**INPUT RECORDS:**
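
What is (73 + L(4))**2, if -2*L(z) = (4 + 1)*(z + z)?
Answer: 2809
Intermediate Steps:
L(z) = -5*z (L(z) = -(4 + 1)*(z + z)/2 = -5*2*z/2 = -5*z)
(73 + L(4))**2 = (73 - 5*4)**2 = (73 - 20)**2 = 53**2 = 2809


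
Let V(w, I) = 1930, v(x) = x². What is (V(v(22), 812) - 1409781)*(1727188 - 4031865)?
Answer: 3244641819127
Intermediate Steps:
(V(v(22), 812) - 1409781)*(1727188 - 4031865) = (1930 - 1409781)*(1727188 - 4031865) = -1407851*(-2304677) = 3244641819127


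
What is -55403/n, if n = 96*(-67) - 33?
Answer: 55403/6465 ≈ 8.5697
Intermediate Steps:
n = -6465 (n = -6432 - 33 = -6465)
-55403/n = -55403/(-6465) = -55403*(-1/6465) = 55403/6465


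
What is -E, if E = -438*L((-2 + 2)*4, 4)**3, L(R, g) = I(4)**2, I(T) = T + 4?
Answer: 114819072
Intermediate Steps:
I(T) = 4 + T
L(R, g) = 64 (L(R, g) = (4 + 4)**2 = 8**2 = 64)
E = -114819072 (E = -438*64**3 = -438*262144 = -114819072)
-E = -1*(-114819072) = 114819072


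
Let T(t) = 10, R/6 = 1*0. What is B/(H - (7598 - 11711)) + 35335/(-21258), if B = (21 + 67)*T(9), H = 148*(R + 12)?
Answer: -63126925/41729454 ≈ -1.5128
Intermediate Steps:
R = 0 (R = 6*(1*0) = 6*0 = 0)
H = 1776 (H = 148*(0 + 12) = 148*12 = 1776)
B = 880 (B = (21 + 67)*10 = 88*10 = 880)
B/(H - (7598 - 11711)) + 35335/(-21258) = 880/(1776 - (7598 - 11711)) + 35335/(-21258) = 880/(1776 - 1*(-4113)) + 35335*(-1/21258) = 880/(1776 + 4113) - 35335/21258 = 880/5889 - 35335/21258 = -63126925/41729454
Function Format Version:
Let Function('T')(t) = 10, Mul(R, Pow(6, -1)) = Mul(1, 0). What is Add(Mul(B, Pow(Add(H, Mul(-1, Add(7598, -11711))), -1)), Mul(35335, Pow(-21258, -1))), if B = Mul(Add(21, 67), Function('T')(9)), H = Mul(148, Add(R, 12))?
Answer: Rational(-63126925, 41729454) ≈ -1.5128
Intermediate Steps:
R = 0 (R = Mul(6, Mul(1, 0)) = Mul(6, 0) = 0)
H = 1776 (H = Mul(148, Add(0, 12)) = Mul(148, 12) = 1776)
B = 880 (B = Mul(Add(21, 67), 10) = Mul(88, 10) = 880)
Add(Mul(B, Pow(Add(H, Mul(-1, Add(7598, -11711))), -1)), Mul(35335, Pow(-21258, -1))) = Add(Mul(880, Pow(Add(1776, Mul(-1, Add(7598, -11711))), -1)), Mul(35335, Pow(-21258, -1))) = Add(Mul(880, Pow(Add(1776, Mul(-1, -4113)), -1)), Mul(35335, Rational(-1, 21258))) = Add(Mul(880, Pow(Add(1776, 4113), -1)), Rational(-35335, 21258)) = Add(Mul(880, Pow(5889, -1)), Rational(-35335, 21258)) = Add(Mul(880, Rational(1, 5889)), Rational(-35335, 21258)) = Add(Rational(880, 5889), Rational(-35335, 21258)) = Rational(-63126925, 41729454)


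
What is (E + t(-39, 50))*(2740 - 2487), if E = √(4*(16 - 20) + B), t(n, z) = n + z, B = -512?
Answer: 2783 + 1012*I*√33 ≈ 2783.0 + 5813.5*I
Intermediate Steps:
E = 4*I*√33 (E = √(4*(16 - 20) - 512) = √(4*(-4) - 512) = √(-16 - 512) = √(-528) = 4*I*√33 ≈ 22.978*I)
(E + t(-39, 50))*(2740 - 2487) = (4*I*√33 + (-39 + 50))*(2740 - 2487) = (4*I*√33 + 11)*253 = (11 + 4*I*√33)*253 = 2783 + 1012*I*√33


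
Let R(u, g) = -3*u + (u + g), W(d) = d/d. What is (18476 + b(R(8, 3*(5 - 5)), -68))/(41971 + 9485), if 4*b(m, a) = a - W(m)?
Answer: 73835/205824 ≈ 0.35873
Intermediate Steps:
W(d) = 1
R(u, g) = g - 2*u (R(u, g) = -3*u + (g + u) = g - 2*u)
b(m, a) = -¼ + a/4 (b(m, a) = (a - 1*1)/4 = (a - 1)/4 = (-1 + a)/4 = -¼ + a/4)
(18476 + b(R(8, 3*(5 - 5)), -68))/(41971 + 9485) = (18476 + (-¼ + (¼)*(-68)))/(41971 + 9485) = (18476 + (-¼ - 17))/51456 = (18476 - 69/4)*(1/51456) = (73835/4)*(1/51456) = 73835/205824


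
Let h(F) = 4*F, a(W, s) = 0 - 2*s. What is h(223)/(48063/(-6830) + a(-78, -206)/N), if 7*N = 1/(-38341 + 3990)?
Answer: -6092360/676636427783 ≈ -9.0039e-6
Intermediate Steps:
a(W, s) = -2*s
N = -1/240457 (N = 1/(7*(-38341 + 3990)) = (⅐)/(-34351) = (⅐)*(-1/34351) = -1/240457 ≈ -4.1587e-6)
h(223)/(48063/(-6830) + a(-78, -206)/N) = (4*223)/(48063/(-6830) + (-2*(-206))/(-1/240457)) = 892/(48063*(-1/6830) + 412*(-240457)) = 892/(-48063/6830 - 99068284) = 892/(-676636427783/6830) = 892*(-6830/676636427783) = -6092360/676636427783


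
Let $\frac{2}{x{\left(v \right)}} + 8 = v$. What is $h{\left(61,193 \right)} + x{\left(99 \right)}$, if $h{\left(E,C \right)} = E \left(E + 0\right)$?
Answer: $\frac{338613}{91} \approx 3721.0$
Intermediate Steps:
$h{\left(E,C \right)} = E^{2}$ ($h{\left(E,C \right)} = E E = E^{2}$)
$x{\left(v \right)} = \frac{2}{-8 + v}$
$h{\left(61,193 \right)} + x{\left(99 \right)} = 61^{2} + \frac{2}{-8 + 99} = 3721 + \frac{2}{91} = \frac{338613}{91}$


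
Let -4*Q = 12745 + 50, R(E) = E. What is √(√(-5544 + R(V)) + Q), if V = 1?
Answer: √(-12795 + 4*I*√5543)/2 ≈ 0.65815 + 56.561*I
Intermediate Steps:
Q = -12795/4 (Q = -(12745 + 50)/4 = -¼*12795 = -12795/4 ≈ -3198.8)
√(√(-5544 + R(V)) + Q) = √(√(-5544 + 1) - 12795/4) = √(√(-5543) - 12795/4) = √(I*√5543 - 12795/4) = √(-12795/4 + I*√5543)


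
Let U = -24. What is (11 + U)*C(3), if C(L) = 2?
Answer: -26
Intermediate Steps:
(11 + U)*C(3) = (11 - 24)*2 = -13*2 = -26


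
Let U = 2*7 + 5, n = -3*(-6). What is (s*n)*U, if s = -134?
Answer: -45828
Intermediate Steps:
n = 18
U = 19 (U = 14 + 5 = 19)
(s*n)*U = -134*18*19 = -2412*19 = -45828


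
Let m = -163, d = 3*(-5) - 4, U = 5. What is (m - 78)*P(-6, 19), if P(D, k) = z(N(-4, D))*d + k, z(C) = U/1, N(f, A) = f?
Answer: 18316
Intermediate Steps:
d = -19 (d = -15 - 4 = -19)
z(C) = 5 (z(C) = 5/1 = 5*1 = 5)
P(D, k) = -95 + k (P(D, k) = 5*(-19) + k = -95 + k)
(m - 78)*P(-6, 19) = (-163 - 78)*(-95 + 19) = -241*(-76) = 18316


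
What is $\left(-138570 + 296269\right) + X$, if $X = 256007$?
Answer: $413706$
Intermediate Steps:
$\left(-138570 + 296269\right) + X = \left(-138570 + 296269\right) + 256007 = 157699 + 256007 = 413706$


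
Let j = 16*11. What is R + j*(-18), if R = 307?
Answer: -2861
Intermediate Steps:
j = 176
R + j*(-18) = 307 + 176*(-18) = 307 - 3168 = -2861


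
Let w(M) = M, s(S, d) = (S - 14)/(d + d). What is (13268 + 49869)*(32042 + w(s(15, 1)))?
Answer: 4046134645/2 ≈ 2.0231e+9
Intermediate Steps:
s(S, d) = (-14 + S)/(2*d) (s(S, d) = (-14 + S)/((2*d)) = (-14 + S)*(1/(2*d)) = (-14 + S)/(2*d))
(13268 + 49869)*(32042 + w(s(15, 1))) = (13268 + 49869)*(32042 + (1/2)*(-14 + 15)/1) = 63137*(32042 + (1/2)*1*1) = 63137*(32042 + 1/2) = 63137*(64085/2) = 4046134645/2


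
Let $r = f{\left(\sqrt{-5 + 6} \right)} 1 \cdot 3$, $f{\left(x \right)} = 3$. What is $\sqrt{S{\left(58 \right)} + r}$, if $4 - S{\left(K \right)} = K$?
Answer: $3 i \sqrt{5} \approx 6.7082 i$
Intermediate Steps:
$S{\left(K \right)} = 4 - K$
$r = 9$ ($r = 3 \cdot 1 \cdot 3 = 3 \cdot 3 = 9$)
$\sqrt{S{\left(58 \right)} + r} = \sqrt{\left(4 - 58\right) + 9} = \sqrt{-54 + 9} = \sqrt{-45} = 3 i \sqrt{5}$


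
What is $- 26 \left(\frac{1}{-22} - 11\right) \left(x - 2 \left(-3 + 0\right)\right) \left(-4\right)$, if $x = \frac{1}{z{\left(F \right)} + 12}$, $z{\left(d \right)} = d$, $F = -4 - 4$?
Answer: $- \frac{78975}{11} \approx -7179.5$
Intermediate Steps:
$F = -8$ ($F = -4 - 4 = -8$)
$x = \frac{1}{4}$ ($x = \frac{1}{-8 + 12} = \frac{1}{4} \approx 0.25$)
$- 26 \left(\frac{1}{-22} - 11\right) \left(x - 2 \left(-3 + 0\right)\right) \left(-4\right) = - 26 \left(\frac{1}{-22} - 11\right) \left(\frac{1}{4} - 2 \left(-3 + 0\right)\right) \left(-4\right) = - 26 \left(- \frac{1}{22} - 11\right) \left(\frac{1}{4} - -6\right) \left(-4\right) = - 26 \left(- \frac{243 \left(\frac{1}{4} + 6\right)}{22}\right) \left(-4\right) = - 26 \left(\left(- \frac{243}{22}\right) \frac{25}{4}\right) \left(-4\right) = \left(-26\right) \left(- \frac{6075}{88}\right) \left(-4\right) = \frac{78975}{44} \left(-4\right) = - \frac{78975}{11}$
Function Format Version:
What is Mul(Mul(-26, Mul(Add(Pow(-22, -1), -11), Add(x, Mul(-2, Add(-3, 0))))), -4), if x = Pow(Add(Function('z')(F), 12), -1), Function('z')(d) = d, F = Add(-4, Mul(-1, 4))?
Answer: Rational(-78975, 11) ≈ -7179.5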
--
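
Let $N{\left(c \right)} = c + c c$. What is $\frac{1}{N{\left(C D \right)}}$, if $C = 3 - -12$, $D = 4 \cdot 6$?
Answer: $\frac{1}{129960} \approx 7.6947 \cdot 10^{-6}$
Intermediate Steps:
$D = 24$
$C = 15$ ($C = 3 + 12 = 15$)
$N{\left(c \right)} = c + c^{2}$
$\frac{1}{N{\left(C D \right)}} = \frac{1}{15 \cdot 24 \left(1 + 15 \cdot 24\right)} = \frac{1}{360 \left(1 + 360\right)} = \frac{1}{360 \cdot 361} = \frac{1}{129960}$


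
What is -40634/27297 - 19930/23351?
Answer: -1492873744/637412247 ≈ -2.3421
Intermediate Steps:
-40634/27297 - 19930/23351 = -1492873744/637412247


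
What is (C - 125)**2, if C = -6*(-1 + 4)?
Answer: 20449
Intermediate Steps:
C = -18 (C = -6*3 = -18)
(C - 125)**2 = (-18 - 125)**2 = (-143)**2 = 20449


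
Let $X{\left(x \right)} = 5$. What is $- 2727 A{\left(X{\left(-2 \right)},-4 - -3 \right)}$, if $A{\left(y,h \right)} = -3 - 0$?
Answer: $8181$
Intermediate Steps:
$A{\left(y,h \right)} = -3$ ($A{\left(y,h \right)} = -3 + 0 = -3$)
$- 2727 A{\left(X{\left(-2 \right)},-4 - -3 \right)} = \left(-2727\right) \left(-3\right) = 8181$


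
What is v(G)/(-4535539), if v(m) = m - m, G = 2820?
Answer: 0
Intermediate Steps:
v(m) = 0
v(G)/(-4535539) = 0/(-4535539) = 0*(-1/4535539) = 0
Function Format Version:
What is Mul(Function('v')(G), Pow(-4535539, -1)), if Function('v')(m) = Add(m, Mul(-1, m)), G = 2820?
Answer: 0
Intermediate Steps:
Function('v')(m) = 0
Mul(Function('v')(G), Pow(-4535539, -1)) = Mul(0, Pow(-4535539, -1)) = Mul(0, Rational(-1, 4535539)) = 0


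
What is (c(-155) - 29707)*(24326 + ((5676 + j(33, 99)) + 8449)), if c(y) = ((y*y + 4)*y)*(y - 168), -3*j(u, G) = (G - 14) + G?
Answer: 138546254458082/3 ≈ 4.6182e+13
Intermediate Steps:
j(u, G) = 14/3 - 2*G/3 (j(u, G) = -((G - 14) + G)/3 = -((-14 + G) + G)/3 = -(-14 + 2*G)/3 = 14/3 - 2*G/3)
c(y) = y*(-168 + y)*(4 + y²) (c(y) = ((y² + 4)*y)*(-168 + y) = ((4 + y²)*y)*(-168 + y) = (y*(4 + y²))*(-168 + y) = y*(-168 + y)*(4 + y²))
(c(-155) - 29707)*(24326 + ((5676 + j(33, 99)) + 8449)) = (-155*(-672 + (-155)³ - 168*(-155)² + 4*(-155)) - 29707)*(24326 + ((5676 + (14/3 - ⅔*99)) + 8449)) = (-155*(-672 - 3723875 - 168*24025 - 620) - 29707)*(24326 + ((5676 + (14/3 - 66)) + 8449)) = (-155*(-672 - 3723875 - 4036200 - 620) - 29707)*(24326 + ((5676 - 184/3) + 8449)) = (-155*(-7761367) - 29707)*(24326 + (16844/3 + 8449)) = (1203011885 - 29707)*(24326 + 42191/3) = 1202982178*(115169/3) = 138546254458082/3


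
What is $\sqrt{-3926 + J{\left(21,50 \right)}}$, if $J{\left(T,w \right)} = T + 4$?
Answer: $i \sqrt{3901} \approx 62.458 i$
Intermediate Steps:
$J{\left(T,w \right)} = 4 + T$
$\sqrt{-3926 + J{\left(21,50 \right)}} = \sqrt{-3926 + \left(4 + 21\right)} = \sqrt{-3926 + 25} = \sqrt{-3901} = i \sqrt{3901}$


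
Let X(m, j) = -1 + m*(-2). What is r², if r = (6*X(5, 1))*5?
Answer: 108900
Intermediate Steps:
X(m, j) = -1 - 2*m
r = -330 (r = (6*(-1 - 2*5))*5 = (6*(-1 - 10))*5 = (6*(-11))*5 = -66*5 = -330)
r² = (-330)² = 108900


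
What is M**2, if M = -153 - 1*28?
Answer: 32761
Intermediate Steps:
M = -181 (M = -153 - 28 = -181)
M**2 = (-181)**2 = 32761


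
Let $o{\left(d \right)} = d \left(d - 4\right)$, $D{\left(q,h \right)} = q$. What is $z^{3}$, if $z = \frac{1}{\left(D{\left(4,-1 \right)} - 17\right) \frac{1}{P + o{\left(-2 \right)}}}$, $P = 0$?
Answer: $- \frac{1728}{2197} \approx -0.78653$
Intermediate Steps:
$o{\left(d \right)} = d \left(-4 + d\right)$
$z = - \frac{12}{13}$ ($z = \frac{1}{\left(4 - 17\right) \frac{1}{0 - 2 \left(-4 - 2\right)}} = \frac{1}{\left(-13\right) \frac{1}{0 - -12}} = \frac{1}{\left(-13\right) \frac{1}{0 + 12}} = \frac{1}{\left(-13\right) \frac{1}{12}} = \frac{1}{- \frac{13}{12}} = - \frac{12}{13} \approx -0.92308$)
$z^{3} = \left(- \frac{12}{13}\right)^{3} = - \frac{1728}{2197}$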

**WHAT IS EXPECTED:**
Nothing should appear in the answer except the lines above from the line with "3$. What is" through the line with "Answer: Rational(-78975, 11) ≈ -7179.5", both included, written out exactly.

**THE COMPLETED TASK:**
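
Let $r = f{\left(\sqrt{-5 + 6} \right)} 1 \cdot 3$, $f{\left(x \right)} = 3$. What is $\sqrt{S{\left(58 \right)} + r}$, if $4 - S{\left(K \right)} = K$?
Answer: $3 i \sqrt{5} \approx 6.7082 i$
Intermediate Steps:
$S{\left(K \right)} = 4 - K$
$r = 9$ ($r = 3 \cdot 1 \cdot 3 = 3 \cdot 3 = 9$)
$\sqrt{S{\left(58 \right)} + r} = \sqrt{\left(4 - 58\right) + 9} = \sqrt{-54 + 9} = \sqrt{-45} = 3 i \sqrt{5}$


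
What is $- 26 \left(\frac{1}{-22} - 11\right) \left(x - 2 \left(-3 + 0\right)\right) \left(-4\right)$, if $x = \frac{1}{z{\left(F \right)} + 12}$, $z{\left(d \right)} = d$, $F = -4 - 4$?
Answer: $- \frac{78975}{11} \approx -7179.5$
Intermediate Steps:
$F = -8$ ($F = -4 - 4 = -8$)
$x = \frac{1}{4}$ ($x = \frac{1}{-8 + 12} = \frac{1}{4} \approx 0.25$)
$- 26 \left(\frac{1}{-22} - 11\right) \left(x - 2 \left(-3 + 0\right)\right) \left(-4\right) = - 26 \left(\frac{1}{-22} - 11\right) \left(\frac{1}{4} - 2 \left(-3 + 0\right)\right) \left(-4\right) = - 26 \left(- \frac{1}{22} - 11\right) \left(\frac{1}{4} - -6\right) \left(-4\right) = - 26 \left(- \frac{243 \left(\frac{1}{4} + 6\right)}{22}\right) \left(-4\right) = - 26 \left(\left(- \frac{243}{22}\right) \frac{25}{4}\right) \left(-4\right) = \left(-26\right) \left(- \frac{6075}{88}\right) \left(-4\right) = \frac{78975}{44} \left(-4\right) = - \frac{78975}{11}$
Function Format Version:
What is Mul(Mul(-26, Mul(Add(Pow(-22, -1), -11), Add(x, Mul(-2, Add(-3, 0))))), -4), if x = Pow(Add(Function('z')(F), 12), -1), Function('z')(d) = d, F = Add(-4, Mul(-1, 4))?
Answer: Rational(-78975, 11) ≈ -7179.5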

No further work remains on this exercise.